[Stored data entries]
☆ ☆ ☆ ☆ ☆ ☆ ☆
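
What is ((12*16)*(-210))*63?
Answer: -2540160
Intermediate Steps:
((12*16)*(-210))*63 = (192*(-210))*63 = -40320*63 = -2540160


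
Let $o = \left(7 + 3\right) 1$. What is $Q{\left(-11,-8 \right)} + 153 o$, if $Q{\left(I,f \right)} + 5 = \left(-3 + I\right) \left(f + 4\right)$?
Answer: $1581$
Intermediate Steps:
$o = 10$ ($o = 10 \cdot 1 = 10$)
$Q{\left(I,f \right)} = -5 + \left(-3 + I\right) \left(4 + f\right)$ ($Q{\left(I,f \right)} = -5 + \left(-3 + I\right) \left(f + 4\right) = -5 + \left(-3 + I\right) \left(4 + f\right)$)
$Q{\left(-11,-8 \right)} + 153 o = \left(-17 - -24 + 4 \left(-11\right) - -88\right) + 153 \cdot 10 = \left(-17 + 24 - 44 + 88\right) + 1530 = 51 + 1530 = 1581$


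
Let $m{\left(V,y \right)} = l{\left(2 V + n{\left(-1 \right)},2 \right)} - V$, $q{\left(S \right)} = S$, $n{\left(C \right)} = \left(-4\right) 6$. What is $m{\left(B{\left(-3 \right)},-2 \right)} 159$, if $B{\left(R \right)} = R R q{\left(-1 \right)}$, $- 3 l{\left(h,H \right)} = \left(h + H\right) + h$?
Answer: $5777$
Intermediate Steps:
$n{\left(C \right)} = -24$
$l{\left(h,H \right)} = - \frac{2 h}{3} - \frac{H}{3}$ ($l{\left(h,H \right)} = - \frac{\left(h + H\right) + h}{3} = - \frac{\left(H + h\right) + h}{3} = - \frac{H + 2 h}{3} = - \frac{2 h}{3} - \frac{H}{3}$)
$B{\left(R \right)} = - R^{2}$ ($B{\left(R \right)} = R R \left(-1\right) = R^{2} \left(-1\right) = - R^{2}$)
$m{\left(V,y \right)} = \frac{46}{3} - \frac{7 V}{3}$ ($m{\left(V,y \right)} = \left(- \frac{2 \left(2 V - 24\right)}{3} - \frac{2}{3}\right) - V = \left(- \frac{2 \left(-24 + 2 V\right)}{3} - \frac{2}{3}\right) - V = \left(\left(16 - \frac{4 V}{3}\right) - \frac{2}{3}\right) - V = \left(\frac{46}{3} - \frac{4 V}{3}\right) - V = \frac{46}{3} - \frac{7 V}{3}$)
$m{\left(B{\left(-3 \right)},-2 \right)} 159 = \left(\frac{46}{3} - \frac{7 \left(- \left(-3\right)^{2}\right)}{3}\right) 159 = \left(\frac{46}{3} - \frac{7 \left(\left(-1\right) 9\right)}{3}\right) 159 = \left(\frac{46}{3} - -21\right) 159 = \left(\frac{46}{3} + 21\right) 159 = \frac{109}{3} \cdot 159 = 5777$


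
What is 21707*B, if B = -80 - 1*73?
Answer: -3321171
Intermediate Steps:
B = -153 (B = -80 - 73 = -153)
21707*B = 21707*(-153) = -3321171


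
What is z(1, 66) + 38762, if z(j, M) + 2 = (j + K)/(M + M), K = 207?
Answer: 1279132/33 ≈ 38762.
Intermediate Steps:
z(j, M) = -2 + (207 + j)/(2*M) (z(j, M) = -2 + (j + 207)/(M + M) = -2 + (207 + j)/((2*M)) = -2 + (207 + j)*(1/(2*M)) = -2 + (207 + j)/(2*M))
z(1, 66) + 38762 = (½)*(207 + 1 - 4*66)/66 + 38762 = (½)*(1/66)*(207 + 1 - 264) + 38762 = (½)*(1/66)*(-56) + 38762 = -14/33 + 38762 = 1279132/33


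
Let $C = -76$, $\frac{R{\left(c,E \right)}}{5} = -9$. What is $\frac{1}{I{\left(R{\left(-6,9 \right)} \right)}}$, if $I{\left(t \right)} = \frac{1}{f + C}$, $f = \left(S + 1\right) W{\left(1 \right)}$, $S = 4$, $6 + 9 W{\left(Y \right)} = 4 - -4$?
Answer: $- \frac{674}{9} \approx -74.889$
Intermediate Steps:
$R{\left(c,E \right)} = -45$ ($R{\left(c,E \right)} = 5 \left(-9\right) = -45$)
$W{\left(Y \right)} = \frac{2}{9}$ ($W{\left(Y \right)} = - \frac{2}{3} + \frac{4 - -4}{9} = - \frac{2}{3} + \frac{4 + 4}{9} = - \frac{2}{3} + \frac{1}{9} \cdot 8 = - \frac{2}{3} + \frac{8}{9} = \frac{2}{9}$)
$f = \frac{10}{9}$ ($f = \left(4 + 1\right) \frac{2}{9} = 5 \cdot \frac{2}{9} = \frac{10}{9} \approx 1.1111$)
$I{\left(t \right)} = - \frac{9}{674}$ ($I{\left(t \right)} = \frac{1}{\frac{10}{9} - 76} = \frac{1}{- \frac{674}{9}} = - \frac{9}{674}$)
$\frac{1}{I{\left(R{\left(-6,9 \right)} \right)}} = \frac{1}{- \frac{9}{674}} = - \frac{674}{9}$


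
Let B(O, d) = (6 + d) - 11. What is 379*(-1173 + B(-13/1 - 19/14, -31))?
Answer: -458211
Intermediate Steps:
B(O, d) = -5 + d
379*(-1173 + B(-13/1 - 19/14, -31)) = 379*(-1173 + (-5 - 31)) = 379*(-1173 - 36) = 379*(-1209) = -458211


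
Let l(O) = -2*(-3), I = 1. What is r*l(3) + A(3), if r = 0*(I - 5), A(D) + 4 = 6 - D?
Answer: -1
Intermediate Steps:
A(D) = 2 - D (A(D) = -4 + (6 - D) = 2 - D)
r = 0 (r = 0*(1 - 5) = 0*(-4) = 0)
l(O) = 6
r*l(3) + A(3) = 0*6 + (2 - 1*3) = 0 + (2 - 3) = 0 - 1 = -1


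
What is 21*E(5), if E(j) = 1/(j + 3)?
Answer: 21/8 ≈ 2.6250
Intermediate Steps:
E(j) = 1/(3 + j)
21*E(5) = 21/(3 + 5) = 21/8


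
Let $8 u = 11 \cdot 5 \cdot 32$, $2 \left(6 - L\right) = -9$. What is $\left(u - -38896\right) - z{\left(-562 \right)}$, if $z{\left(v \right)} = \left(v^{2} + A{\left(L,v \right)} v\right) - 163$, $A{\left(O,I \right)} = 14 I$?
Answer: $-4698381$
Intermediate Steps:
$L = \frac{21}{2}$ ($L = 6 - - \frac{9}{2} = 6 + \frac{9}{2} = \frac{21}{2} \approx 10.5$)
$u = 220$ ($u = \frac{11 \cdot 5 \cdot 32}{8} = \frac{55 \cdot 32}{8} = \frac{1}{8} \cdot 1760 = 220$)
$z{\left(v \right)} = -163 + 15 v^{2}$ ($z{\left(v \right)} = \left(v^{2} + 14 v v\right) - 163 = \left(v^{2} + 14 v^{2}\right) - 163 = 15 v^{2} - 163 = -163 + 15 v^{2}$)
$\left(u - -38896\right) - z{\left(-562 \right)} = \left(220 - -38896\right) - \left(-163 + 15 \left(-562\right)^{2}\right) = \left(220 + 38896\right) - \left(-163 + 15 \cdot 315844\right) = 39116 - \left(-163 + 4737660\right) = 39116 - 4737497 = -4698381$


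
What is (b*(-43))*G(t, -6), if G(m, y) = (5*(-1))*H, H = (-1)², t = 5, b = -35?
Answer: -7525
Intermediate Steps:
H = 1
G(m, y) = -5 (G(m, y) = (5*(-1))*1 = -5*1 = -5)
(b*(-43))*G(t, -6) = -35*(-43)*(-5) = 1505*(-5) = -7525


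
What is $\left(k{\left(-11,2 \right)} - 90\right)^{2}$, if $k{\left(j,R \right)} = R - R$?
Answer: $8100$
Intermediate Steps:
$k{\left(j,R \right)} = 0$
$\left(k{\left(-11,2 \right)} - 90\right)^{2} = \left(0 - 90\right)^{2} = \left(-90\right)^{2} = 8100$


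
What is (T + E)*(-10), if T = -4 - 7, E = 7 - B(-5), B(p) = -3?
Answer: 10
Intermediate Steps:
E = 10 (E = 7 - 1*(-3) = 7 + 3 = 10)
T = -11
(T + E)*(-10) = (-11 + 10)*(-10) = -1*(-10) = 10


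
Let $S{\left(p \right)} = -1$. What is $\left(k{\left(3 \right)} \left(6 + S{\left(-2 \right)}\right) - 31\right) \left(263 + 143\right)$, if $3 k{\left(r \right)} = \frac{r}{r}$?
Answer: $- \frac{35728}{3} \approx -11909.0$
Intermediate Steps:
$k{\left(r \right)} = \frac{1}{3}$ ($k{\left(r \right)} = \frac{r \frac{1}{r}}{3} = \frac{1}{3} \cdot 1 = \frac{1}{3}$)
$\left(k{\left(3 \right)} \left(6 + S{\left(-2 \right)}\right) - 31\right) \left(263 + 143\right) = \left(\frac{6 - 1}{3} - 31\right) \left(263 + 143\right) = \left(\frac{1}{3} \cdot 5 - 31\right) 406 = \left(\frac{5}{3} - 31\right) 406 = \left(- \frac{88}{3}\right) 406 = - \frac{35728}{3}$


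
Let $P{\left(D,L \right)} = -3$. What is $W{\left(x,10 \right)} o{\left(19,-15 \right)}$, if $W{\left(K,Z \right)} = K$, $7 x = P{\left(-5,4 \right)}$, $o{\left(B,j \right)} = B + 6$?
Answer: $- \frac{75}{7} \approx -10.714$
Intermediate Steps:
$o{\left(B,j \right)} = 6 + B$
$x = - \frac{3}{7}$ ($x = \frac{1}{7} \left(-3\right) = - \frac{3}{7} \approx -0.42857$)
$W{\left(x,10 \right)} o{\left(19,-15 \right)} = - \frac{3 \left(6 + 19\right)}{7} = \left(- \frac{3}{7}\right) 25 = - \frac{75}{7}$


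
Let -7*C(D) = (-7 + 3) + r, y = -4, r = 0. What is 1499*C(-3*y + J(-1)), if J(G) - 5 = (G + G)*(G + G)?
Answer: 5996/7 ≈ 856.57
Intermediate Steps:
J(G) = 5 + 4*G**2 (J(G) = 5 + (G + G)*(G + G) = 5 + (2*G)*(2*G) = 5 + 4*G**2)
C(D) = 4/7 (C(D) = -((-7 + 3) + 0)/7 = -(-4 + 0)/7 = -1/7*(-4) = 4/7)
1499*C(-3*y + J(-1)) = 1499*(4/7) = 5996/7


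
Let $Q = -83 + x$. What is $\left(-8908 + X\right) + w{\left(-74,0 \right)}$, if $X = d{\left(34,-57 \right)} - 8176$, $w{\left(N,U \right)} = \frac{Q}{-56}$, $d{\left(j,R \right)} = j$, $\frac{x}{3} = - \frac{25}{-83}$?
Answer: $- \frac{39620793}{2324} \approx -17049.0$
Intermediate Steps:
$x = \frac{75}{83}$ ($x = 3 \left(- \frac{25}{-83}\right) = 3 \left(\left(-25\right) \left(- \frac{1}{83}\right)\right) = 3 \cdot \frac{25}{83} = \frac{75}{83} \approx 0.90361$)
$Q = - \frac{6814}{83}$ ($Q = -83 + \frac{75}{83} = - \frac{6814}{83} \approx -82.096$)
$w{\left(N,U \right)} = \frac{3407}{2324}$ ($w{\left(N,U \right)} = - \frac{6814}{83 \left(-56\right)} = \left(- \frac{6814}{83}\right) \left(- \frac{1}{56}\right) = \frac{3407}{2324}$)
$X = -8142$ ($X = 34 - 8176 = -8142$)
$\left(-8908 + X\right) + w{\left(-74,0 \right)} = \left(-8908 - 8142\right) + \frac{3407}{2324} = -17050 + \frac{3407}{2324} = - \frac{39620793}{2324}$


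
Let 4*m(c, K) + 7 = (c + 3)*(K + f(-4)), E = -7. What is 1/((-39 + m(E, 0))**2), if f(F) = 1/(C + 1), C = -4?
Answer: 144/235225 ≈ 0.00061218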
☆ ☆ ☆ ☆ ☆ ☆ ☆
--- What is needed ---
Only the lines from the start of the data to the line holding "Answer: $1581$" are wanted; return them exactly, both ends included.

--- Written answer ---
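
What is ((12*16)*(-210))*63?
Answer: -2540160
Intermediate Steps:
((12*16)*(-210))*63 = (192*(-210))*63 = -40320*63 = -2540160


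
Let $o = \left(7 + 3\right) 1$. What is $Q{\left(-11,-8 \right)} + 153 o$, if $Q{\left(I,f \right)} + 5 = \left(-3 + I\right) \left(f + 4\right)$?
Answer: $1581$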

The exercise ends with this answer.